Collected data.
::::::

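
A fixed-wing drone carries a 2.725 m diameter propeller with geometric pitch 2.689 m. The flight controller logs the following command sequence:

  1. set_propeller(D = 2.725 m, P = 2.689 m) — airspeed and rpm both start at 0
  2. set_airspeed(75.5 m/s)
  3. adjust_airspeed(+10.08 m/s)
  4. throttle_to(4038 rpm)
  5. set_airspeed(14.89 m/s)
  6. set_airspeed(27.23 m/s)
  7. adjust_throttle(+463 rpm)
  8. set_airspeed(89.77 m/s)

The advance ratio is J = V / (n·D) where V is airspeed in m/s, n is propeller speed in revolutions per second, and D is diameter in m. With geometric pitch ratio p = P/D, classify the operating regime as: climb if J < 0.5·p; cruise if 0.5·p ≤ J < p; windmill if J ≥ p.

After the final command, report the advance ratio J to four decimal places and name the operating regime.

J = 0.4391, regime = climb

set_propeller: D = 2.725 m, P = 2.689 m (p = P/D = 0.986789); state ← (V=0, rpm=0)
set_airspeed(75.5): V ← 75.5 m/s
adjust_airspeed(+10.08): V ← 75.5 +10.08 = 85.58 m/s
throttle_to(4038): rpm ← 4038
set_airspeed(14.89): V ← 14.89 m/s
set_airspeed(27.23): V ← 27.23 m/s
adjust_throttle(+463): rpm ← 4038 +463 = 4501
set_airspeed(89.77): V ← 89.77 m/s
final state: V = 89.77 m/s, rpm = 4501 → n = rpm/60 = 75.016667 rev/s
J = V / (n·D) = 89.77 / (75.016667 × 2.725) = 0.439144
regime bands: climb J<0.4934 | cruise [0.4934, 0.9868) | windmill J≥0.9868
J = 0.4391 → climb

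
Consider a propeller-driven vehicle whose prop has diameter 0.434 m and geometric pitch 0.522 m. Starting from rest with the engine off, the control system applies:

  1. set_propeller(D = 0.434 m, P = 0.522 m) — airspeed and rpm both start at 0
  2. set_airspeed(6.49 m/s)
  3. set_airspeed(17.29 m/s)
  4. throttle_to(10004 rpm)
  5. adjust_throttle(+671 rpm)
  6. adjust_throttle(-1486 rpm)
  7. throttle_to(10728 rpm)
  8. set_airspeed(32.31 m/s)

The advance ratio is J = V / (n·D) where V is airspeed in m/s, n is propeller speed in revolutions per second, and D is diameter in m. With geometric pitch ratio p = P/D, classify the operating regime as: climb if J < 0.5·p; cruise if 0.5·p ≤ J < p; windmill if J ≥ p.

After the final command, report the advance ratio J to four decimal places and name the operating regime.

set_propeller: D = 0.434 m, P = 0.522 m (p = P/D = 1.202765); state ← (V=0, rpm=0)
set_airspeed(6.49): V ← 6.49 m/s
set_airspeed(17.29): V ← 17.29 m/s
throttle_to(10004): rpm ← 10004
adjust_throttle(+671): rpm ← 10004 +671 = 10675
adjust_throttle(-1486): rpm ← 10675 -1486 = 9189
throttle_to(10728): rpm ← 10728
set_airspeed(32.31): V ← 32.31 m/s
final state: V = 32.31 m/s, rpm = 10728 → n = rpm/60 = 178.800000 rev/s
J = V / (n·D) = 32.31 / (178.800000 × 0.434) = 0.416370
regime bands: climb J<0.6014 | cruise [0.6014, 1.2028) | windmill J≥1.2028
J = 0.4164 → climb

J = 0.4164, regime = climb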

::::::

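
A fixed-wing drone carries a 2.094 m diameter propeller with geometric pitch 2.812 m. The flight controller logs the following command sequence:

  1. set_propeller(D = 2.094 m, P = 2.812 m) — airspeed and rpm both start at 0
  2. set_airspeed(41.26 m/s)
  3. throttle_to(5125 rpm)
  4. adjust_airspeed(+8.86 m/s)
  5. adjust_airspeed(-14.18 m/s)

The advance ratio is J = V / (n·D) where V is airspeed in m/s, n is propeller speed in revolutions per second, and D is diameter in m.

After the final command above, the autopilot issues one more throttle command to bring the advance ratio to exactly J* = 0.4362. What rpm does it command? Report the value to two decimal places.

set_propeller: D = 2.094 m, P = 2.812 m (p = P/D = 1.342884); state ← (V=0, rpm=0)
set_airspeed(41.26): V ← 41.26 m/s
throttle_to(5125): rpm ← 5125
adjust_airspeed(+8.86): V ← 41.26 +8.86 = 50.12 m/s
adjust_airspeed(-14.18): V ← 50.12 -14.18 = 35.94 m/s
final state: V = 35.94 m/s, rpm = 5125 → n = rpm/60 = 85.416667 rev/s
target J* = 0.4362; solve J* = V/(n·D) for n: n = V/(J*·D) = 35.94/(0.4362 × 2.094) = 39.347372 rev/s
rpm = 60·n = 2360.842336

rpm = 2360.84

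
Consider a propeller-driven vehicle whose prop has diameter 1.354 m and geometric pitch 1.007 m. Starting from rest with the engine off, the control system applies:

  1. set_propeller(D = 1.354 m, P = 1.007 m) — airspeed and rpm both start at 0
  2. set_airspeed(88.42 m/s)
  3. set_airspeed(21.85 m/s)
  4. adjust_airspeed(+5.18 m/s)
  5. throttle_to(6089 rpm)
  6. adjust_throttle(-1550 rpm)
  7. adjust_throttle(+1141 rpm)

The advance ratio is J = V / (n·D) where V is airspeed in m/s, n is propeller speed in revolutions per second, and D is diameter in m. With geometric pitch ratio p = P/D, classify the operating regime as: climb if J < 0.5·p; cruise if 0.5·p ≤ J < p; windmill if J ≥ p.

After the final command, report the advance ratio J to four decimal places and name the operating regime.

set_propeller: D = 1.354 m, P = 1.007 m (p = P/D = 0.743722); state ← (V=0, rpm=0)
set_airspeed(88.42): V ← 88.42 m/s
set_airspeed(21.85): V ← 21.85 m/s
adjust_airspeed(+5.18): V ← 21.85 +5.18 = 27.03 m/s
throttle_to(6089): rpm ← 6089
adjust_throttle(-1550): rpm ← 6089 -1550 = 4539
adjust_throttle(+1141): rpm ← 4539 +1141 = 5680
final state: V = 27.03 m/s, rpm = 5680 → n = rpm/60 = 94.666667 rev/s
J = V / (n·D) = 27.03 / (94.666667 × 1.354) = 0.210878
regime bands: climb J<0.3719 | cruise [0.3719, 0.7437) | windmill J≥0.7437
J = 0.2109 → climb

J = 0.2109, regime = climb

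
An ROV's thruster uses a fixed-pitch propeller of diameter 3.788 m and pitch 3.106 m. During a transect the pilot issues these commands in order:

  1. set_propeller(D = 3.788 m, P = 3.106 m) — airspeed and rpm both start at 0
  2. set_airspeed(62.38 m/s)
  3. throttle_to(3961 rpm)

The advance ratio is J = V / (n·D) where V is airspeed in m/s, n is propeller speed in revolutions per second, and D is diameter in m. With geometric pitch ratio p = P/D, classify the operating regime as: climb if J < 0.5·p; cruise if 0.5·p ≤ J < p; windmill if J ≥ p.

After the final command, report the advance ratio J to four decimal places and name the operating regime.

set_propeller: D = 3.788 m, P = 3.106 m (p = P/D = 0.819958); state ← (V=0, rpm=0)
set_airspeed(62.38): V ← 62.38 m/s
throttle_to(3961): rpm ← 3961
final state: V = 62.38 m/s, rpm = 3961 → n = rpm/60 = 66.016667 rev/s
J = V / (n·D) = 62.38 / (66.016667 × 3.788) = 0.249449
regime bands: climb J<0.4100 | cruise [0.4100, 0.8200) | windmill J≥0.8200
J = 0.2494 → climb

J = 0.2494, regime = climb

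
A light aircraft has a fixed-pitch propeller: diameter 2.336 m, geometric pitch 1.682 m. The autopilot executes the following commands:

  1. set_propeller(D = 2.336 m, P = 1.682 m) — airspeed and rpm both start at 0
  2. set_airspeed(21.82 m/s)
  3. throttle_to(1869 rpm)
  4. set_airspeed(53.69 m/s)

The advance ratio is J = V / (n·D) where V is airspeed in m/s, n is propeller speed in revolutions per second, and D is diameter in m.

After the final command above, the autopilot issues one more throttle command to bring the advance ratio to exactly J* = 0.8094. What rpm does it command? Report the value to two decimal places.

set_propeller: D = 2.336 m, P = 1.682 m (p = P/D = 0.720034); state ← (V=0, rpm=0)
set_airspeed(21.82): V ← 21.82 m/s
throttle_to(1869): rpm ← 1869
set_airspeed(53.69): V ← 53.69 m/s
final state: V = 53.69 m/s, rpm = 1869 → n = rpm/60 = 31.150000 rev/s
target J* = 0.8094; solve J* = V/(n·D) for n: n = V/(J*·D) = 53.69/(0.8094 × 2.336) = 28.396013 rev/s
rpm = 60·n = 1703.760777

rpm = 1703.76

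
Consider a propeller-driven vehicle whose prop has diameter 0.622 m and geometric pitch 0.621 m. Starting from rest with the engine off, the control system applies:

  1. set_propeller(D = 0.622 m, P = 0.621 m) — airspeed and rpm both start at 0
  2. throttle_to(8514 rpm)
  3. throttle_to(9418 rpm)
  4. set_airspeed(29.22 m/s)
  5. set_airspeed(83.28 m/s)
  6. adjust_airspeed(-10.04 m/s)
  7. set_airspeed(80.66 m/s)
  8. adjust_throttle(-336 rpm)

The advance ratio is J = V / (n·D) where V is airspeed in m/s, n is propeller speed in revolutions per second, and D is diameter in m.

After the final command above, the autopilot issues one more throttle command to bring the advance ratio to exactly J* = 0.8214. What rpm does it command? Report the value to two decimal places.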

::::::

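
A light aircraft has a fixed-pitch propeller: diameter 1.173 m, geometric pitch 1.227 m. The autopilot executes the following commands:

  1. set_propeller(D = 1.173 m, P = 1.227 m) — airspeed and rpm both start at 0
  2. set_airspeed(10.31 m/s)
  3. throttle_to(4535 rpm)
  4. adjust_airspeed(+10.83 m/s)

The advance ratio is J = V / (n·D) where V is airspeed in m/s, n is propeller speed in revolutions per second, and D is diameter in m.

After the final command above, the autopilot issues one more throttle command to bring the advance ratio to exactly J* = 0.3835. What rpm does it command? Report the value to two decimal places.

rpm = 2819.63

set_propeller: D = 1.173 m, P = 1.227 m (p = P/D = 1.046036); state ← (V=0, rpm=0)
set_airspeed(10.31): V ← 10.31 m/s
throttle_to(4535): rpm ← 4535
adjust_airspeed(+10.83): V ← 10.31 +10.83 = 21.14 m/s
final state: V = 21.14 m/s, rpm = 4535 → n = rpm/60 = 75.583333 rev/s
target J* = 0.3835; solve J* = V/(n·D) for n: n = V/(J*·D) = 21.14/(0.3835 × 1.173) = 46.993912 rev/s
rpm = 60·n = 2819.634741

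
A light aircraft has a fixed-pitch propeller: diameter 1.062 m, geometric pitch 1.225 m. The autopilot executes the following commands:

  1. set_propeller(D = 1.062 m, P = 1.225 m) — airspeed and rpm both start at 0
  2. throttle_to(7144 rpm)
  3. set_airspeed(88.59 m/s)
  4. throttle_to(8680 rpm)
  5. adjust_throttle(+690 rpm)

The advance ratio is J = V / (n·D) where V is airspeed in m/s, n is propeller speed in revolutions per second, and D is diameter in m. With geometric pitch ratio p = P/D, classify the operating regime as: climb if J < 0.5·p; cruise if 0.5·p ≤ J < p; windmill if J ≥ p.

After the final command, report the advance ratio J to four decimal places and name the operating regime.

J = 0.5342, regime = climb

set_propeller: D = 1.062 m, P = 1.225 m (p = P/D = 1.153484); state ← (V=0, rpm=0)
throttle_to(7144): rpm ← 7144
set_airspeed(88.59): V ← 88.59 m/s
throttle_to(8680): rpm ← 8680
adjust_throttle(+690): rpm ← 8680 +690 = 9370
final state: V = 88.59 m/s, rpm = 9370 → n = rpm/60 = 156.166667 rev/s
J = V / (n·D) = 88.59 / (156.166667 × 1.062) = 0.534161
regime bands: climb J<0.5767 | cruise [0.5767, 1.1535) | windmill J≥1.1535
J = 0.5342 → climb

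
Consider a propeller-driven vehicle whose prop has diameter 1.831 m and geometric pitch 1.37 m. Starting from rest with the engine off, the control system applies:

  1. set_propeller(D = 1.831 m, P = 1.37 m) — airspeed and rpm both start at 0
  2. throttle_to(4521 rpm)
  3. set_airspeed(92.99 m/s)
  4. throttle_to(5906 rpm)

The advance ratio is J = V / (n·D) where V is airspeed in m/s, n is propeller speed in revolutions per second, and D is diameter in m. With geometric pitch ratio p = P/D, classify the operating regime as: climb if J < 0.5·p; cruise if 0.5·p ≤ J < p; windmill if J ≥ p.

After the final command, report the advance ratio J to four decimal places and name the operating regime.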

::::::

TASK OBJECTIVE.
All that is wanted is the stretch of lines above from the one containing "6. adjust_airspeed(-10.04 m/s)" through the one containing "J* = 0.8214.", duplicated exactly.

EXERCISE RESULT.
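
  6. adjust_airspeed(-10.04 m/s)
  7. set_airspeed(80.66 m/s)
  8. adjust_throttle(-336 rpm)

The advance ratio is J = V / (n·D) where V is airspeed in m/s, n is propeller speed in revolutions per second, and D is diameter in m.

After the final command above, the autopilot issues one more throttle command to bring the advance ratio to exactly J* = 0.8214. What rpm does it command? Report the value to two decimal places.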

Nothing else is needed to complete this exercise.